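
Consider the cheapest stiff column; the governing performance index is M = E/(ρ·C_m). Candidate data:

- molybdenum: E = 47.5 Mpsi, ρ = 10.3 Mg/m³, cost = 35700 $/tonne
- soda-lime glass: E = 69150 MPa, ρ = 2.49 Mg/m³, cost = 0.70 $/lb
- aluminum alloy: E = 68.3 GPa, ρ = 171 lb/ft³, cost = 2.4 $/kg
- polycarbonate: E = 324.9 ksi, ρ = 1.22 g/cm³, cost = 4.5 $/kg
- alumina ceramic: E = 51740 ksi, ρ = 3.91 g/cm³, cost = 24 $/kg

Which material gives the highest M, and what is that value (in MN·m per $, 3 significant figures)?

Putting every candidate on a common basis:
  molybdenum: E = 327.5 GPa, ρ = 10300 kg/m³, cost = 35.70 $/kg
  soda-lime glass: E = 69.15 GPa, ρ = 2490 kg/m³, cost = 1.543 $/kg
  aluminum alloy: E = 68.30 GPa, ρ = 2739 kg/m³, cost = 2.400 $/kg
  polycarbonate: E = 2.240 GPa, ρ = 1220 kg/m³, cost = 4.500 $/kg
  alumina ceramic: E = 356.7 GPa, ρ = 3910 kg/m³, cost = 24.00 $/kg
  soda-lime glass: M = 18.0 MN·m per $
  aluminum alloy: M = 10.4 MN·m per $
  alumina ceramic: M = 3.80 MN·m per $
  molybdenum: M = 0.891 MN·m per $
  polycarbonate: M = 0.408 MN·m per $
The maximum is for soda-lime glass.

soda-lime glass, M = 18.0 MN·m per $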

→ **What the task asks**
Reproduce the entries so that each line reads exactly as it did before.

→ **Answer space**
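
Consider the cheapest stiff column; the governing performance index is M = E/(ρ·C_m). Candidate data:

- molybdenum: E = 47.5 Mpsi, ρ = 10.3 Mg/m³, cost = 35700 $/tonne
- soda-lime glass: E = 69150 MPa, ρ = 2.49 Mg/m³, cost = 0.70 $/lb
- aluminum alloy: E = 68.3 GPa, ρ = 171 lb/ft³, cost = 2.4 $/kg
- polycarbonate: E = 324.9 ksi, ρ = 1.22 g/cm³, cost = 4.5 $/kg
- alumina ceramic: E = 51740 ksi, ρ = 3.91 g/cm³, cost = 24 $/kg

Which material gives the highest M, and what is that value (in MN·m per $, 3 significant figures)?

Putting every candidate on a common basis:
  molybdenum: E = 327.5 GPa, ρ = 10300 kg/m³, cost = 35.70 $/kg
  soda-lime glass: E = 69.15 GPa, ρ = 2490 kg/m³, cost = 1.543 $/kg
  aluminum alloy: E = 68.30 GPa, ρ = 2739 kg/m³, cost = 2.400 $/kg
  polycarbonate: E = 2.240 GPa, ρ = 1220 kg/m³, cost = 4.500 $/kg
  alumina ceramic: E = 356.7 GPa, ρ = 3910 kg/m³, cost = 24.00 $/kg
  soda-lime glass: M = 18.0 MN·m per $
  aluminum alloy: M = 10.4 MN·m per $
  alumina ceramic: M = 3.80 MN·m per $
  molybdenum: M = 0.891 MN·m per $
  polycarbonate: M = 0.408 MN·m per $
The maximum is for soda-lime glass.

soda-lime glass, M = 18.0 MN·m per $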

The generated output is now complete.